*** EXCERPTED RECORDS ***

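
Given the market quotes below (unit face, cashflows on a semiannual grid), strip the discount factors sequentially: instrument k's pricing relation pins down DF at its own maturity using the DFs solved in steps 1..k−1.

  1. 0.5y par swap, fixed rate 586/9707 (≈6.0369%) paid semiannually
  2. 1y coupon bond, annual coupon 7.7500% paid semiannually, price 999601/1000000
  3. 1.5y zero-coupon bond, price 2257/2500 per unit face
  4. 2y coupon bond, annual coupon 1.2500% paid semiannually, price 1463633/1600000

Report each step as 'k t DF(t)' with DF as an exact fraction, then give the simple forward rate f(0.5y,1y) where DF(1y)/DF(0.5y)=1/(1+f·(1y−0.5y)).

step 1 [0.5y] swap r/2=293/9707: DF=(1 − 293/9707·(0))/(1+293/9707) = 9707/10000 ≈ 0.970700
step 2 [1y] bond c/2=31/800: DF=(999601/1000000 − 31/800·(0.970700))/(1+31/800) = 9261/10000 ≈ 0.926100
step 3 [1.5y] zero: DF = P = 2257/2500 ≈ 0.902800
step 4 [2y] bond c/2=1/160: DF=(1463633/1600000 − 1/160·(0.970700+0.926100+0.902800))/(1+1/160) = 8917/10000 ≈ 0.891700

1 1/2 9707/10000
2 1 9261/10000
3 3/2 2257/2500
4 2 8917/10000
f(0.5y,1y) = ((9707/10000)/(9261/10000) − 1)/(1/2) = 892/9261 ≈ 9.6318%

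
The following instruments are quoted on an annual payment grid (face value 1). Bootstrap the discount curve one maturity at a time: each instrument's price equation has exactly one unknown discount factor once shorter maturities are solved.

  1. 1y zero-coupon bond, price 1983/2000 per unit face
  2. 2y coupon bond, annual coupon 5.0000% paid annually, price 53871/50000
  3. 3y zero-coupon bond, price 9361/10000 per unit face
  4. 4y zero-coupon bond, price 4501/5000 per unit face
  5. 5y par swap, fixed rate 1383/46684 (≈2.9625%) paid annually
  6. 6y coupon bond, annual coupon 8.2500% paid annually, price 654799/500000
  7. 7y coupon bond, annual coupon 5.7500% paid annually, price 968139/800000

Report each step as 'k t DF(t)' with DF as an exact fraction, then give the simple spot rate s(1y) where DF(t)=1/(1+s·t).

step 1 [1y] zero: DF = P = 1983/2000 ≈ 0.991500
step 2 [2y] bond c/1=1/20: DF=(53871/50000 − 1/20·(0.991500))/(1+1/20) = 9789/10000 ≈ 0.978900
step 3 [3y] zero: DF = P = 9361/10000 ≈ 0.936100
step 4 [4y] zero: DF = P = 4501/5000 ≈ 0.900200
step 5 [5y] swap r/1=1383/46684: DF=(1 − 1383/46684·(0.991500+0.978900+0.936100+0.900200))/(1+1383/46684) = 8617/10000 ≈ 0.861700
step 6 [6y] bond c/1=33/400: DF=(654799/500000 − 33/400·(0.991500+0.978900+0.936100+0.900200+0.861700))/(1+33/400) = 427/500 ≈ 0.854000
step 7 [7y] bond c/1=23/400: DF=(968139/800000 − 23/400·(0.991500+0.978900+0.936100+0.900200+0.861700+0.854000))/(1+23/400) = 8441/10000 ≈ 0.844100

1 1 1983/2000
2 2 9789/10000
3 3 9361/10000
4 4 4501/5000
5 5 8617/10000
6 6 427/500
7 7 8441/10000
s(1y) = (1/(1983/2000) − 1)/(1) = 17/1983 ≈ 0.8573%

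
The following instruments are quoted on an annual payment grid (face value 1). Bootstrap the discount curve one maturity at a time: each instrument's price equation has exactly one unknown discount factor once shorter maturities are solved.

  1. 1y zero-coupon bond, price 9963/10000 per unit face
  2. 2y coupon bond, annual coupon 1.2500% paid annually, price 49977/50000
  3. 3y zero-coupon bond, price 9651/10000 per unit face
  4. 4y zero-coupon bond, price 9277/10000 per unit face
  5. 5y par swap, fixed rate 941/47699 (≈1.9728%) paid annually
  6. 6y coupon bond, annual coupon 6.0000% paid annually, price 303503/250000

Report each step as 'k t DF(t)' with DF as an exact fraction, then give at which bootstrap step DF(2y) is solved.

1 1 9963/10000
2 2 9749/10000
3 3 9651/10000
4 4 9277/10000
5 5 9059/10000
6 6 8753/10000
DF(2y) is solved at step 2

step 1 [1y] zero: DF = P = 9963/10000 ≈ 0.996300
step 2 [2y] bond c/1=1/80: DF=(49977/50000 − 1/80·(0.996300))/(1+1/80) = 9749/10000 ≈ 0.974900
step 3 [3y] zero: DF = P = 9651/10000 ≈ 0.965100
step 4 [4y] zero: DF = P = 9277/10000 ≈ 0.927700
step 5 [5y] swap r/1=941/47699: DF=(1 − 941/47699·(0.996300+0.974900+0.965100+0.927700))/(1+941/47699) = 9059/10000 ≈ 0.905900
step 6 [6y] bond c/1=3/50: DF=(303503/250000 − 3/50·(0.996300+0.974900+0.965100+0.927700+0.905900))/(1+3/50) = 8753/10000 ≈ 0.875300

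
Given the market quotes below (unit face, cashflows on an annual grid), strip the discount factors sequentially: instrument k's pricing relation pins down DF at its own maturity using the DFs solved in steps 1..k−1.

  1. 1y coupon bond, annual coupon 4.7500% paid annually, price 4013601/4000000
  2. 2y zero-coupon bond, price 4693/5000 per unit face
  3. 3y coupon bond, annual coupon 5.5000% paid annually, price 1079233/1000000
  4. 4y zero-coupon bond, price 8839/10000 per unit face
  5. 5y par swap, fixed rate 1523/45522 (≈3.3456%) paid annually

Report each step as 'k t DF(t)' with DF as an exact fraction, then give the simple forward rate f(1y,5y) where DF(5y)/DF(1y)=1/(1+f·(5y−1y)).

1 1 9579/10000
2 2 4693/5000
3 3 9241/10000
4 4 8839/10000
5 5 8477/10000
f(1y,5y) = ((9579/10000)/(8477/10000) − 1)/(4) = 551/16954 ≈ 3.2500%

step 1 [1y] bond c/1=19/400: DF=(4013601/4000000 − 19/400·(0))/(1+19/400) = 9579/10000 ≈ 0.957900
step 2 [2y] zero: DF = P = 4693/5000 ≈ 0.938600
step 3 [3y] bond c/1=11/200: DF=(1079233/1000000 − 11/200·(0.957900+0.938600))/(1+11/200) = 9241/10000 ≈ 0.924100
step 4 [4y] zero: DF = P = 8839/10000 ≈ 0.883900
step 5 [5y] swap r/1=1523/45522: DF=(1 − 1523/45522·(0.957900+0.938600+0.924100+0.883900))/(1+1523/45522) = 8477/10000 ≈ 0.847700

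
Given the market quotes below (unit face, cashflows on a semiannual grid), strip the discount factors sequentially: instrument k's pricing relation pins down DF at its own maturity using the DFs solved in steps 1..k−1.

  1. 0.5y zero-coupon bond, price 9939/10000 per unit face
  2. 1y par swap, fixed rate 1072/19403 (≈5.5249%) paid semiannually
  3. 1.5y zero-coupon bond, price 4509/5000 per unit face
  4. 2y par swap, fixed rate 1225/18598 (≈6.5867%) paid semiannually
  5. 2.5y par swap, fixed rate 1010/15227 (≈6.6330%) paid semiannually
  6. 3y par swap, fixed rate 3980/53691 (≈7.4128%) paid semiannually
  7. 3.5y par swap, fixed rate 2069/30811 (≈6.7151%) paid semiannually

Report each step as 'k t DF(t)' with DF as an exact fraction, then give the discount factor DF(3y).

1 1/2 9939/10000
2 1 1183/1250
3 3/2 4509/5000
4 2 351/400
5 5/2 1697/2000
6 3 801/1000
7 7/2 7931/10000
DF(3y) = 801/1000 ≈ 0.801000

step 1 [0.5y] zero: DF = P = 9939/10000 ≈ 0.993900
step 2 [1y] swap r/2=536/19403: DF=(1 − 536/19403·(0.993900))/(1+536/19403) = 1183/1250 ≈ 0.946400
step 3 [1.5y] zero: DF = P = 4509/5000 ≈ 0.901800
step 4 [2y] swap r/2=1225/37196: DF=(1 − 1225/37196·(0.993900+0.946400+0.901800))/(1+1225/37196) = 351/400 ≈ 0.877500
step 5 [2.5y] swap r/2=505/15227: DF=(1 − 505/15227·(0.993900+0.946400+0.901800+0.877500))/(1+505/15227) = 1697/2000 ≈ 0.848500
step 6 [3y] swap r/2=1990/53691: DF=(1 − 1990/53691·(0.993900+0.946400+0.901800+0.877500+0.848500))/(1+1990/53691) = 801/1000 ≈ 0.801000
step 7 [3.5y] swap r/2=2069/61622: DF=(1 − 2069/61622·(0.993900+0.946400+0.901800+0.877500+0.848500+0.801000))/(1+2069/61622) = 7931/10000 ≈ 0.793100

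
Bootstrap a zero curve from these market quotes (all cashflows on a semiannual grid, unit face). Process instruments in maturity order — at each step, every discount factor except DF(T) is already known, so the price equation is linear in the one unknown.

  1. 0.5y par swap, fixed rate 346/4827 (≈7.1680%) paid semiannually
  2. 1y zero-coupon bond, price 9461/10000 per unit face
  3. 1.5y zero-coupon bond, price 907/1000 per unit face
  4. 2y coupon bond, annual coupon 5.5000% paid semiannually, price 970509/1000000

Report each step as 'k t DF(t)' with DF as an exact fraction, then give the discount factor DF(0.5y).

1 1/2 4827/5000
2 1 9461/10000
3 3/2 907/1000
4 2 8691/10000
DF(0.5y) = 4827/5000 ≈ 0.965400

step 1 [0.5y] swap r/2=173/4827: DF=(1 − 173/4827·(0))/(1+173/4827) = 4827/5000 ≈ 0.965400
step 2 [1y] zero: DF = P = 9461/10000 ≈ 0.946100
step 3 [1.5y] zero: DF = P = 907/1000 ≈ 0.907000
step 4 [2y] bond c/2=11/400: DF=(970509/1000000 − 11/400·(0.965400+0.946100+0.907000))/(1+11/400) = 8691/10000 ≈ 0.869100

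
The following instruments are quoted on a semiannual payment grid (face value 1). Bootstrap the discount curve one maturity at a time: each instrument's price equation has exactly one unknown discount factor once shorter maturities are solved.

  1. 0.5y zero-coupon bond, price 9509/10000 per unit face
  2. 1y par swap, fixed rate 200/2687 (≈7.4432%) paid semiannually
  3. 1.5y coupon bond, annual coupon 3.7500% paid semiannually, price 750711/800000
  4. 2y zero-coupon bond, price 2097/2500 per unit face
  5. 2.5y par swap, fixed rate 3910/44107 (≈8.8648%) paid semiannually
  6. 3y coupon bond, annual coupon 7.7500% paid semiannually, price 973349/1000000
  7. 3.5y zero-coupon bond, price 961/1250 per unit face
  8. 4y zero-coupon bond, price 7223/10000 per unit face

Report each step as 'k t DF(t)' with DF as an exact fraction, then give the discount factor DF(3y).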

*** End of EXCERPTED RECORDS ***

YOUR TASK: Within the entries, how many lines contain the word "instruments"? Answer with a number alone.

YOUR RESPONSE: 4